* PROVIDED ENTRIES:
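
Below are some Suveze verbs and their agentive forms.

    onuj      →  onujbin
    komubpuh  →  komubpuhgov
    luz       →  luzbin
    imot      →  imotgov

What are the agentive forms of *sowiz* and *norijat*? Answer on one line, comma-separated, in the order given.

The pattern is voicing of the final consonant: -gov when the stem ends in a voiceless consonant (*komubpuh*, *imot*); -bin when the stem ends in a voiced consonant (*onuj*, *luz*).
*sowiz* — final consonant /z/ (voiced) → -bin → *sowizbin*.
Since the final consonant of *norijat* is /t/ (voiceless), it takes -gov, giving *norijatgov*.

sowizbin, norijatgov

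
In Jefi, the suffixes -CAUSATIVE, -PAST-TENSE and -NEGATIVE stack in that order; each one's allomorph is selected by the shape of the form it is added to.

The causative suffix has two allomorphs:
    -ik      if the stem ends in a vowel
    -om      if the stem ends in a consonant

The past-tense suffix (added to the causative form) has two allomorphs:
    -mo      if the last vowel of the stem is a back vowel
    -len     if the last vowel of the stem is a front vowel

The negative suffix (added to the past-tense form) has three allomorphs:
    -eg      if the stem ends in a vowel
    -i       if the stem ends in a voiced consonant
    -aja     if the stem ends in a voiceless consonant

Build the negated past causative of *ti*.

tiikleni

*ti*: final sound = /i/, a vowel → -ik → *tiik*.
The last vowel of the causative form *tiik* is /i/, which is a front vowel, so the past-tense suffix is -len, giving *tiiklen*.
The past-tense form *tiiklen*: final sound = /n/, a voiced consonant → -i → *tiikleni*.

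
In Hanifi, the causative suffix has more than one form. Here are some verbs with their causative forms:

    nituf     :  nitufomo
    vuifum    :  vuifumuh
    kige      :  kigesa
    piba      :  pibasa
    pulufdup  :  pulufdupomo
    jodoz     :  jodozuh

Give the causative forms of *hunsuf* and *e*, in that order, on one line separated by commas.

hunsufomo, esa

The pattern is voicing of the final sound: -omo when the stem ends in a voiceless consonant (*nituf*, *pulufdup*); -uh when the stem ends in a voiced consonant (*vuifum*, *jodoz*); -sa when the stem ends in a vowel (*kige*, *piba*).
*hunsuf*: final sound = /f/, a voiceless consonant → -omo → *hunsufomo*.
The final sound of *e* is /e/, which is a vowel, so the suffix is -sa, giving *esa*.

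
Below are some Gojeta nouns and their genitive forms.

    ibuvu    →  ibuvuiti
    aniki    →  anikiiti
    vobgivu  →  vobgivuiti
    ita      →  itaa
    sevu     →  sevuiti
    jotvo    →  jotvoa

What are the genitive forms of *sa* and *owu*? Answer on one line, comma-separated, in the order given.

saa, owuiti

The alternation tracks the last vowel of the stem — -iti when the last vowel of the stem is a high vowel (*ibuvu*, *aniki*, *vobgivu*, *sevu*); -a when the last vowel of the stem is a non-high vowel (*ita*, *jotvo*).
Since the last vowel of *sa* is /a/ (a non-high vowel), it takes -a, giving *saa*.
The last vowel of *owu* is /u/, which is a high vowel, so the suffix is -iti, giving *owuiti*.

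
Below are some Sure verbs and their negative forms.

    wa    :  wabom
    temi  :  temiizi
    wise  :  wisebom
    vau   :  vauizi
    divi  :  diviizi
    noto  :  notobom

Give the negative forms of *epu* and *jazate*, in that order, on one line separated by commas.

The suffix is conditioned by the last vowel: -izi when the last vowel of the stem is a high vowel (*temi*, *vau*, *divi*); -bom when the last vowel of the stem is a non-high vowel (*wa*, *wise*, *noto*).
*epu* — last vowel /u/ (a high vowel) → -izi → *epuizi*.
The last vowel of *jazate* is /e/, which is a non-high vowel, so the suffix is -bom, giving *jazatebom*.

epuizi, jazatebom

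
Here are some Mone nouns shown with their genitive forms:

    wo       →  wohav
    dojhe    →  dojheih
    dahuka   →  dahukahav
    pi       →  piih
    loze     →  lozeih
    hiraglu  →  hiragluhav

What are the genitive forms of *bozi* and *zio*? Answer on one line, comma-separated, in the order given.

boziih, ziohav

Looking at the last vowel of each stem: -ih when the last vowel of the stem is a front vowel (*dojhe*, *pi*, *loze*); -hav when the last vowel of the stem is a back vowel (*wo*, *dahuka*, *hiraglu*).
The last vowel of *bozi* is /i/, which is a front vowel, so the suffix is -ih, giving *boziih*.
*zio*: last vowel = /o/, a back vowel → -hav → *ziohav*.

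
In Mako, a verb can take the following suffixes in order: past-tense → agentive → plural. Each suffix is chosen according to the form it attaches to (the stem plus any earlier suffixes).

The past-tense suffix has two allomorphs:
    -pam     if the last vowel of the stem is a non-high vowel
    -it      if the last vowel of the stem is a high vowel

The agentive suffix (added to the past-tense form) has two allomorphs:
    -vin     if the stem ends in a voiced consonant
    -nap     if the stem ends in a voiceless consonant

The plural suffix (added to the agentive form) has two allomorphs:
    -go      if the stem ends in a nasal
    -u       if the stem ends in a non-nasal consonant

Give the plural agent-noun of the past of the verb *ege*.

The last vowel of *ege* is /e/, which is a non-high vowel, so the past-tense suffix is -pam, giving *egepam*.
The past-tense form *egepam* — final consonant /m/ (voiced) → -vin → *egepamvin*.
Since the final consonant of the agentive form *egepamvin* is /n/ (a nasal), it takes -go, giving *egepamvingo*.

egepamvingo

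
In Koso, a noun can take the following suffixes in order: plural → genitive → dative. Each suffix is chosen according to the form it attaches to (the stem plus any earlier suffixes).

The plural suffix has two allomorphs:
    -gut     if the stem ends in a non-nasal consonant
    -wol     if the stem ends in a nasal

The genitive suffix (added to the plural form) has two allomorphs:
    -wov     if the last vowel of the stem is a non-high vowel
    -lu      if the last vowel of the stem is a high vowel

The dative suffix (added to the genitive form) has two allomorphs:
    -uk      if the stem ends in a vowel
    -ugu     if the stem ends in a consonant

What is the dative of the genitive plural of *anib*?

The final consonant of *anib* is /b/, which is non-nasal, so the plural suffix is -gut, giving *anibgut*.
Since the last vowel of the plural form *anibgut* is /u/ (a high vowel), it takes -lu, giving *anibgutlu*.
The final sound of the genitive form *anibgutlu* is /u/, which is a vowel, so the dative suffix is -uk, giving *anibgutluuk*.

anibgutluuk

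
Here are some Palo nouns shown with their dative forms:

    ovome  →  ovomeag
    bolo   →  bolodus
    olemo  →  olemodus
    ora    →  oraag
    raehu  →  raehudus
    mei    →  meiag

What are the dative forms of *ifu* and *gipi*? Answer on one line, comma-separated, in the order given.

ifudus, gipiag

The pattern is rounding harmony: -dus when the last vowel of the stem is a rounded vowel (*bolo*, *olemo*, *raehu*); -ag when the last vowel of the stem is an unrounded vowel (*ovome*, *ora*, *mei*).
*ifu*: last vowel = /u/, a rounded vowel → -dus → *ifudus*.
Since the last vowel of *gipi* is /i/ (an unrounded vowel), it takes -ag, giving *gipiag*.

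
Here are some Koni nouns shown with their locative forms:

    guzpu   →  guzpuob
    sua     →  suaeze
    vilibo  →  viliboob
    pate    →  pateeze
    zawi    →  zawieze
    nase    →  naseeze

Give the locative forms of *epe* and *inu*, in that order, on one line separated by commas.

Looking at the last vowel of each stem: -ob when the last vowel of the stem is a rounded vowel (*guzpu*, *vilibo*); -eze when the last vowel of the stem is an unrounded vowel (*sua*, *pate*, *zawi*, *nase*).
*epe*: last vowel = /e/, an unrounded vowel → -eze → *epeeze*.
*inu*: last vowel = /u/, a rounded vowel → -ob → *inuob*.

epeeze, inuob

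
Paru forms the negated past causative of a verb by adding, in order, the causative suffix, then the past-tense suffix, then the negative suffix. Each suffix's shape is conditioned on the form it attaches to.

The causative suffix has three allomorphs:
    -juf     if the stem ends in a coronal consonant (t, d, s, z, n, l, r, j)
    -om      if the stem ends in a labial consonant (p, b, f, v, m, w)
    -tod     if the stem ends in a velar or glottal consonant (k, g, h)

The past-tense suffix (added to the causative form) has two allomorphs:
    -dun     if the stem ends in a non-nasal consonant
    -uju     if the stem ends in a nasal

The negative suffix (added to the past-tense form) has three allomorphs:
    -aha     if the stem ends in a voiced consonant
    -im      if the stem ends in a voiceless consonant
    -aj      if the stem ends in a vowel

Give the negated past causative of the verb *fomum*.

fomumomujuaj

*fomum*: final consonant = /m/, labial → -om → *fomumom*.
Since the final consonant of the causative form *fomumom* is /m/ (a nasal), it takes -uju, giving *fomumomuju*.
The past-tense form *fomumomuju* — final sound /u/ (a vowel) → -aj → *fomumomujuaj*.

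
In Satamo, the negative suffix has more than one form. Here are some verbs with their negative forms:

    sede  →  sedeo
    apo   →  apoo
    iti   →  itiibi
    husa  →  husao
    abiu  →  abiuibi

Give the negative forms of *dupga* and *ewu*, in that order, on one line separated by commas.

dupgao, ewuibi

The suffix is conditioned by the last vowel: -ibi when the last vowel of the stem is a high vowel (*iti*, *abiu*); -o when the last vowel of the stem is a non-high vowel (*sede*, *apo*, *husa*).
*dupga*: last vowel = /a/, a non-high vowel → -o → *dupgao*.
*ewu*: last vowel = /u/, a high vowel → -ibi → *ewuibi*.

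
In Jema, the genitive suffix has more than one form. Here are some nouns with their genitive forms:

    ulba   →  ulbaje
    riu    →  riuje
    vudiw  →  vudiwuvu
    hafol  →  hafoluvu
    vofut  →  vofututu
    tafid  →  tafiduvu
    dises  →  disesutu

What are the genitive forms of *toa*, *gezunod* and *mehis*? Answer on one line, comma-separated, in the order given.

Looking at the final sound of each stem: -utu when the stem ends in a voiceless consonant (*vofut*, *dises*); -uvu when the stem ends in a voiced consonant (*vudiw*, *hafol*, *tafid*); -je when the stem ends in a vowel (*ulba*, *riu*).
*toa* — final sound /a/ (a vowel) → -je → *toaje*.
The final sound of *gezunod* is /d/, which is a voiced consonant, so the suffix is -uvu, giving *gezunoduvu*.
Since the final sound of *mehis* is /s/ (a voiceless consonant), it takes -utu, giving *mehisutu*.

toaje, gezunoduvu, mehisutu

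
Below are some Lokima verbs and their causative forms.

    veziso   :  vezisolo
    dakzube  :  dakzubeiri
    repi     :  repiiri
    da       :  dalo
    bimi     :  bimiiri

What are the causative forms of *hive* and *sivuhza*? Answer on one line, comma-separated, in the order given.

Looking at the last vowel of each stem: -iri when the last vowel of the stem is a front vowel (*dakzube*, *repi*, *bimi*); -lo when the last vowel of the stem is a back vowel (*veziso*, *da*).
Since the last vowel of *hive* is /e/ (a front vowel), it takes -iri, giving *hiveiri*.
The last vowel of *sivuhza* is /a/, which is a back vowel, so the suffix is -lo, giving *sivuhzalo*.

hiveiri, sivuhzalo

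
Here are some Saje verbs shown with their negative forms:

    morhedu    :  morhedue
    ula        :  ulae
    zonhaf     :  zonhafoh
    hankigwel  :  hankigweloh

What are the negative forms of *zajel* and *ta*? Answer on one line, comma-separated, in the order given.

zajeloh, tae

The suffix is conditioned by the final sound: -oh when the stem ends in a consonant (*zonhaf*, *hankigwel*); -e when the stem ends in a vowel (*morhedu*, *ula*).
Since the final sound of *zajel* is /l/ (a consonant), it takes -oh, giving *zajeloh*.
Since the final sound of *ta* is /a/ (a vowel), it takes -e, giving *tae*.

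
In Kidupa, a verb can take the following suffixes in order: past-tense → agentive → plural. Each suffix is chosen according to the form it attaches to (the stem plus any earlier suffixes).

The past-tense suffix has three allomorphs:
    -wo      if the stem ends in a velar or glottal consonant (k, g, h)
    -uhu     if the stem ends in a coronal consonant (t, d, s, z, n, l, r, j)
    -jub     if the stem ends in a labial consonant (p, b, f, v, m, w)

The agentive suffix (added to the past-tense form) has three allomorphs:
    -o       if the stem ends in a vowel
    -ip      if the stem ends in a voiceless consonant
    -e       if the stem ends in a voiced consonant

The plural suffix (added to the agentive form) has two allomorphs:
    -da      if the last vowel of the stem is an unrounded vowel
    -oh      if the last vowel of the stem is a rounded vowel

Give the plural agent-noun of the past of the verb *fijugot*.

*fijugot*: final consonant = /t/, coronal → -uhu → *fijugotuhu*.
The past-tense form *fijugotuhu*: final sound = /u/, a vowel → -o → *fijugotuhuo*.
Since the last vowel of the agentive form *fijugotuhuo* is /o/ (a rounded vowel), it takes -oh, giving *fijugotuhuooh*.

fijugotuhuooh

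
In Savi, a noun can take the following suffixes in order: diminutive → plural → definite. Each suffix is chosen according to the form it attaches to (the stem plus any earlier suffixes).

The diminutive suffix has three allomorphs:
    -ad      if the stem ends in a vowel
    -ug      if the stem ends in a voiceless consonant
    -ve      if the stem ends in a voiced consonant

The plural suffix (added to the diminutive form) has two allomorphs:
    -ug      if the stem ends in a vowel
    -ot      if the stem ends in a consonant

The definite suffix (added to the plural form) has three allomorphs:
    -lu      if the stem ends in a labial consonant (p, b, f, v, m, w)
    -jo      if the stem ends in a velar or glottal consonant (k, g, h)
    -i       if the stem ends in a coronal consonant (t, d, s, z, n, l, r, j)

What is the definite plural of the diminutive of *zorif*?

Since the final sound of *zorif* is /f/ (a voiceless consonant), it takes -ug, giving *zorifug*.
The diminutive form *zorifug*: final sound = /g/, a consonant → -ot → *zorifugot*.
Since the final consonant of the plural form *zorifugot* is /t/ (coronal), it takes -i, giving *zorifugoti*.

zorifugoti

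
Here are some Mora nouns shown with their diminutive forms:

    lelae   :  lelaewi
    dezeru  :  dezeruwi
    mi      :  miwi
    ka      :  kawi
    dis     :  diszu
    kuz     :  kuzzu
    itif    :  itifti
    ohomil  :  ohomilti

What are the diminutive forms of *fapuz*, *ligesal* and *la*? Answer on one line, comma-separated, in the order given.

Looking at the final sound of each stem: -zu when the stem ends in a sibilant (*dis*, *kuz*); -ti when the stem ends in a non-sibilant consonant (*itif*, *ohomil*); -wi when the stem ends in a vowel (*lelae*, *dezeru*, *mi*, *ka*).
*fapuz*: final sound = /z/, a sibilant → -zu → *fapuzzu*.
*ligesal*: final sound = /l/, a non-sibilant consonant → -ti → *ligesalti*.
The final sound of *la* is /a/, which is a vowel, so the suffix is -wi, giving *lawi*.

fapuzzu, ligesalti, lawi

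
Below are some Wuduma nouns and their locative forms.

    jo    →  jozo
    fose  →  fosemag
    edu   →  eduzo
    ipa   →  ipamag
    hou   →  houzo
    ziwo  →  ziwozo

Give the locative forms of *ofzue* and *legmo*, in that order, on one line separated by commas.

ofzuemag, legmozo

The pattern is rounding harmony: -zo when the last vowel of the stem is a rounded vowel (*jo*, *edu*, *hou*, *ziwo*); -mag when the last vowel of the stem is an unrounded vowel (*fose*, *ipa*).
Since the last vowel of *ofzue* is /e/ (an unrounded vowel), it takes -mag, giving *ofzuemag*.
*legmo* — last vowel /o/ (a rounded vowel) → -zo → *legmozo*.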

* PROBLEM: Whenever a line of the entries contains "velar", it counts toward the total; state that total alone.

* SOLUTION FOR THIS EXERCISE: 3